Data entries

^^^^^^^^

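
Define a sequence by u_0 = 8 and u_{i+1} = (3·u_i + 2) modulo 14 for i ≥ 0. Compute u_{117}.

We have u_0 = 8, u_1 = 12, u_2 = 10, u_3 = 4, u_4 = 0, u_5 = 2, u_6 = 8.
Since u_6 = u_0 = 8, the sequence is periodic with period 6.
(117 - 0) mod 6 = 3, so u_{117} = u_3 = 4.

4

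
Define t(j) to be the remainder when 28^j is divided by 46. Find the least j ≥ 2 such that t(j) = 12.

We have t(1) = 28, t(2) = 2, t(3) = 10, t(4) = 4, t(5) = 20, t(6) = 8, t(7) = 40, t(8) = 16, t(9) = 34, t(10) = 32, t(11) = 22, t(12) = 18, t(13) = 44, t(14) = 36, t(15) = 42, t(16) = 26, t(17) = 38, t(18) = 6, t(19) = 30, t(20) = 12, t(21) = 14, t(22) = 24, t(23) = 28.
The sequence repeats with period 22.
The value 12 first appears (with j ≥ 2) at t(20).

20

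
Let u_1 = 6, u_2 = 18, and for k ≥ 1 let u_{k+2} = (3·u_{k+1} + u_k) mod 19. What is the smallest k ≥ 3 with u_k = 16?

17

Computing terms: u_1 = 6; u_2 = 18; u_3 = 3; u_4 = 8; u_5 = 8; u_6 = 13; u_7 = 9; u_8 = 2; u_9 = 15; u_{10} = 9; u_{11} = 4; u_{12} = 2; u_{13} = 10; u_{14} = 13; u_{15} = 11; u_{16} = 8; u_{17} = 16; u_{18} = 18; u_{19} = 13; u_{20} = 0; u_{21} = 13; u_{22} = 1; u_{23} = 16; u_{24} = 11; u_{25} = 11; u_{26} = 6; u_{27} = 10; u_{28} = 17; u_{29} = 4; u_{30} = 10; u_{31} = 15; u_{32} = 17; u_{33} = 9; u_{34} = 6; u_{35} = 8; u_{36} = 11; u_{37} = 3; u_{38} = 1; u_{39} = 6; u_{40} = 0; u_{41} = 6; u_{42} = 18.
The sequence repeats with period 40.
The value 16 first appears (with k ≥ 3) at u_{17}.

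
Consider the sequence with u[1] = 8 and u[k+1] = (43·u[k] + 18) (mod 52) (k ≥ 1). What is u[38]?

50

Computing terms: u[1] = 8, u[2] = 50, u[3] = 36, u[4] = 6, u[5] = 16, u[6] = 30, u[7] = 8.
Since u[7] = u[1] = 8, the sequence is periodic with period 6.
So u[38] = u[1 + ((38-1) mod 6)] = u[2] = 50.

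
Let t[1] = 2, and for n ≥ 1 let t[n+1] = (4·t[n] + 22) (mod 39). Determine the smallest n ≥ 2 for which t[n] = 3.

t[1] = 2, t[2] = 30, t[3] = 25, t[4] = 5, t[5] = 3, t[6] = 34, t[7] = 2.
The sequence repeats with period 6.
The value 3 first appears (with n ≥ 2) at t[5].

5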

^^^^^^^^

● **WORK INSTRUCTIONS**
The records above must be repeated exactly, every one of them.

● **WORKED SOLUTION**
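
Define a sequence by u_0 = 8 and u_{i+1} = (3·u_i + 2) modulo 14 for i ≥ 0. Compute u_{117}.

We have u_0 = 8, u_1 = 12, u_2 = 10, u_3 = 4, u_4 = 0, u_5 = 2, u_6 = 8.
Since u_6 = u_0 = 8, the sequence is periodic with period 6.
(117 - 0) mod 6 = 3, so u_{117} = u_3 = 4.

4

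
Define t(j) to be the remainder when 28^j is divided by 46. Find the least j ≥ 2 such that t(j) = 12.

We have t(1) = 28, t(2) = 2, t(3) = 10, t(4) = 4, t(5) = 20, t(6) = 8, t(7) = 40, t(8) = 16, t(9) = 34, t(10) = 32, t(11) = 22, t(12) = 18, t(13) = 44, t(14) = 36, t(15) = 42, t(16) = 26, t(17) = 38, t(18) = 6, t(19) = 30, t(20) = 12, t(21) = 14, t(22) = 24, t(23) = 28.
The sequence repeats with period 22.
The value 12 first appears (with j ≥ 2) at t(20).

20

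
Let u_1 = 6, u_2 = 18, and for k ≥ 1 let u_{k+2} = (3·u_{k+1} + u_k) mod 19. What is the smallest k ≥ 3 with u_k = 16?

17

Computing terms: u_1 = 6; u_2 = 18; u_3 = 3; u_4 = 8; u_5 = 8; u_6 = 13; u_7 = 9; u_8 = 2; u_9 = 15; u_{10} = 9; u_{11} = 4; u_{12} = 2; u_{13} = 10; u_{14} = 13; u_{15} = 11; u_{16} = 8; u_{17} = 16; u_{18} = 18; u_{19} = 13; u_{20} = 0; u_{21} = 13; u_{22} = 1; u_{23} = 16; u_{24} = 11; u_{25} = 11; u_{26} = 6; u_{27} = 10; u_{28} = 17; u_{29} = 4; u_{30} = 10; u_{31} = 15; u_{32} = 17; u_{33} = 9; u_{34} = 6; u_{35} = 8; u_{36} = 11; u_{37} = 3; u_{38} = 1; u_{39} = 6; u_{40} = 0; u_{41} = 6; u_{42} = 18.
The sequence repeats with period 40.
The value 16 first appears (with k ≥ 3) at u_{17}.

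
Consider the sequence with u[1] = 8 and u[k+1] = (43·u[k] + 18) (mod 52) (k ≥ 1). What is u[38]?

50

Computing terms: u[1] = 8, u[2] = 50, u[3] = 36, u[4] = 6, u[5] = 16, u[6] = 30, u[7] = 8.
Since u[7] = u[1] = 8, the sequence is periodic with period 6.
So u[38] = u[1 + ((38-1) mod 6)] = u[2] = 50.

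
Let t[1] = 2, and for n ≥ 1 let t[n+1] = (4·t[n] + 22) (mod 39). Determine the smallest n ≥ 2 for which t[n] = 3.

t[1] = 2, t[2] = 30, t[3] = 25, t[4] = 5, t[5] = 3, t[6] = 34, t[7] = 2.
The sequence repeats with period 6.
The value 3 first appears (with n ≥ 2) at t[5].

5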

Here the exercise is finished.